## The task
Show me each line of the listing below where the word "effective" appears.

## Provided information
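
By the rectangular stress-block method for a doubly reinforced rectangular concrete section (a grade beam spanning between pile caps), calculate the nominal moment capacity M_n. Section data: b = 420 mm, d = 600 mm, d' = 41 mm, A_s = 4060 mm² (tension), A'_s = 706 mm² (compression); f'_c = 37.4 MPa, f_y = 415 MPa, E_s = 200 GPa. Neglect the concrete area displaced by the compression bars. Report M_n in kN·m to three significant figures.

Assume both tension and compression steel yield.
Net tension couple steel: A_s − A'_s = 3354 mm².
a = (A_s − A'_s) f_y / (0.85 f'_c b) = 1391910/(0.85 × 37.4 × 420) = 104.25 mm.
c = a/β₁ = 104.25/0.783 = 133.14 mm; ε'_s = 0.003(c − d')/c = 0.0021 ≥ f_y/E_s = 0.0021, so compression steel does yield.
M_n = (A_s − A'_s) f_y (d − a/2) + A'_s f_y (d − d') = [1391910 × (600 − 52.125) + 292990 × (600 − 41)] × 10⁻⁶ = 762.59 + 163.78 = 926.37 kN·m.

M_n ≈ 926 kN·m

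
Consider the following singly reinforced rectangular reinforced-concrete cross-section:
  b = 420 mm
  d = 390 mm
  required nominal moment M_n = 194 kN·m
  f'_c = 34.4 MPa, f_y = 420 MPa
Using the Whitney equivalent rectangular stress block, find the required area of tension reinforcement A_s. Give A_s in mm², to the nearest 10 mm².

A_s ≈ 1250 mm²

With M_n = 0.85 f'_c a b (d − a/2), solve the quadratic for a:
a = d − √(d² − 2M_n/(0.85 f'_c b)) = 390 − √(390² − 2 × 194×10⁶/(0.85 × 34.4 × 420)) = 42.86 mm.
A_s = 0.85 f'_c a b / f_y = 0.85 × 34.4 × 42.86 × 420 / 420 = 1253.2 mm².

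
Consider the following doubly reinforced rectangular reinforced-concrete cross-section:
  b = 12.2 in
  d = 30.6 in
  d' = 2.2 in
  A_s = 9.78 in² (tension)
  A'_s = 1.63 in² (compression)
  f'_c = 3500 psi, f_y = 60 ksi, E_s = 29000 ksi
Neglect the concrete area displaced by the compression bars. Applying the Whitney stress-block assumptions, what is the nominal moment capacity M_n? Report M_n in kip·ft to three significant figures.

M_n ≈ 1200 kip·ft

Assume both steels yield.
a = (A_s − A'_s) f_y/(0.85 f'_c b) = (9.78 − 1.63) × 60/(0.85 × 3.5 × 12.2) = 13.473 in.
c = a/β₁ = 13.473/0.85 = 15.851 in; ε'_s = 0.003(c − d')/c = 0.0026 ≥ ε_y = 0.0021, so the compression steel yields.
M_n = (A_s − A'_s) f_y (d − a/2) + A'_s f_y (d − d') = 489 × (30.6 − 6.7365) + 97.8 × (30.6 − 2.2) = 11669.3 + 2777.5 = 14446.8 kip·in = 14446.8/12 = 1203.90 kip·ft.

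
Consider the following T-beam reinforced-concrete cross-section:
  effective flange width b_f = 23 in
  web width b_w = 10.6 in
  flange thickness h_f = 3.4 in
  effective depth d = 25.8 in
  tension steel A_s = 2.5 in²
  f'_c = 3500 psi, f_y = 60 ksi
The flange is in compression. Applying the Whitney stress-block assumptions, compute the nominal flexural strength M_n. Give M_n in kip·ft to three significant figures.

Tension: T = A_s f_y = 2.5 × 60 = 150 kips.
Try a within the flange: a = T/(0.85 f'_c b_f) = 150/(0.85 × 3.5 × 23) = 2.192 in.
Since a = 2.192 ≤ h_f = 3.4 in, the stress block lies entirely in the flange; analyse as a rectangular beam of width b_f.
M_n = T(d − a/2) = 150 × (25.8 − 1.096) = 3705.6 kip·in.
M_n = 3705.6/12 = 308.80 kip·ft.

M_n ≈ 309 kip·ft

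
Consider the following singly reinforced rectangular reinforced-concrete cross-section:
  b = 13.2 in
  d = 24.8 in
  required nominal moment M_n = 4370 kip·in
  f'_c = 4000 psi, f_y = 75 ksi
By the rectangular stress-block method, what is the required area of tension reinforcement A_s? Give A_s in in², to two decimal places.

From M_n = 0.85 f'_c a b (d − a/2):
a = d − √(d² − 2M_n/(0.85 f'_c b)) = 24.8 − √(24.8² − 2 × 4370/(0.85 × 4 × 13.2)) = 4.299 in.
A_s = 0.85 f'_c a b / f_y = 0.85 × 4 × 4.299 × 13.2 / 75 = 2.573 in².

A_s ≈ 2.57 in²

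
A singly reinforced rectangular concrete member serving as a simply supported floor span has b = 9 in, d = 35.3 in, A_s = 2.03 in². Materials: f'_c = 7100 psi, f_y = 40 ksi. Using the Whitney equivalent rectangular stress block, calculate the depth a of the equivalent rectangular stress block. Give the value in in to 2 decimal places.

T = A_s f_y = 2.03 × 40 = 81.2 kips.
a = T/(0.85 f'_c b) = 81.2/(0.85 × 7.1 × 9) = 1.49 in.

a ≈ 1.49 in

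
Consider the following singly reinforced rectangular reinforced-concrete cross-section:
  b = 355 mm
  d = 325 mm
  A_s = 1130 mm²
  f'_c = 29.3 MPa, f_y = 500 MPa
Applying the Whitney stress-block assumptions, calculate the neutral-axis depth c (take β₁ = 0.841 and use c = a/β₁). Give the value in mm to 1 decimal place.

c ≈ 76.0 mm

T = A_s f_y = 1130 × 500 = 565000 N = 565 kN.
Setting C = 0.85 f'_c a b equal to T: a = 565000/(0.85 × 29.3 × 355) = 63.905 mm.
With β₁ = 0.841, c = a/β₁ = 63.905/0.841 = 76.0 mm.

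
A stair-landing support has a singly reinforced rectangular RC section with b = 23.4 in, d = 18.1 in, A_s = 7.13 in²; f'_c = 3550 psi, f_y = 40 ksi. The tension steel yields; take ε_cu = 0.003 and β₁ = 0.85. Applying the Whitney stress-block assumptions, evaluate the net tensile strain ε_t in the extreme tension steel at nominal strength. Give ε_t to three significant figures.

a = A_s f_y/(0.85 f'_c b) = 4.039 in.
β₁ = 0.85, so c = a/β₁ = 4.039/0.85 = 4.752 in.
From the linear strain diagram with ε_cu = 0.003: ε_t = 0.003 (d − c)/c = 0.003 × (18.1 − 4.752)/4.752 = 0.00843.
Since ε_t ≥ 0.005, the section is tension-controlled.

ε_t ≈ 0.00843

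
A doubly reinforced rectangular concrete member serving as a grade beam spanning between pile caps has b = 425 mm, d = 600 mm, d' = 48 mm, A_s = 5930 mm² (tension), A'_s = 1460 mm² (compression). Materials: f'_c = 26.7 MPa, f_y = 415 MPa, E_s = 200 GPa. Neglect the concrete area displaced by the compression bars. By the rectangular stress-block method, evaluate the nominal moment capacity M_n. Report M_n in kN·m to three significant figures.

M_n ≈ 1270 kN·m

Assume both tension and compression steel yield.
Net tension couple steel: A_s − A'_s = 4470 mm².
a = (A_s − A'_s) f_y / (0.85 f'_c b) = 1855050/(0.85 × 26.7 × 425) = 192.33 mm.
c = a/β₁ = 192.33/0.85 = 226.27 mm; ε'_s = 0.003(c − d')/c = 0.0024 ≥ f_y/E_s = 0.0021, so compression steel does yield.
M_n = (A_s − A'_s) f_y (d − a/2) + A'_s f_y (d − d') = [1855050 × (600 − 96.165) + 605900 × (600 − 48)] × 10⁻⁶ = 934.64 + 334.46 = 1269.10 kN·m.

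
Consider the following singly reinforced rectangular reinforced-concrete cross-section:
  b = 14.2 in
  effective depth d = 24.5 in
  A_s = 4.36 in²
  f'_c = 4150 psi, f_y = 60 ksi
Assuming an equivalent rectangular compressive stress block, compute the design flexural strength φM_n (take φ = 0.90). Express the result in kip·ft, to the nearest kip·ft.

T = A_s f_y = 4.36 × 60 = 261.6 kips.
a = T/(0.85 f'_c b) = 261.6/(0.85 × 4.15 × 14.2) = 5.223 in.
M_n = T(d − a/2) = 261.6 × (24.5 − 2.6115) = 5726.0 kip·in = 5726.0/12 = 477.17 kip·ft.
φM_n = 0.90 × 477.17 = 429.45 kip·ft.

φM_n ≈ 429 kip·ft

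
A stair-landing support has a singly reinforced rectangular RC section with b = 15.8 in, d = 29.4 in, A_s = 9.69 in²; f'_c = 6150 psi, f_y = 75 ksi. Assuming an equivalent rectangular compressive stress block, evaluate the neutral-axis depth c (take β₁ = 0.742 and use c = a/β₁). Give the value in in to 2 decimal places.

T = A_s f_y = 9.69 × 75 = 726.75 kips.
a = T/(0.85 f'_c b) = 726.75/(0.85 × 6.15 × 15.8) = 8.7990 in.
With β₁ = 0.742, c = a/β₁ = 8.7990/0.742 = 11.86 in.

c ≈ 11.86 in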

## Completed exercise
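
  effective flange width b_f = 23 in
  effective depth d = 25.8 in
  effective depth d = 24.5 in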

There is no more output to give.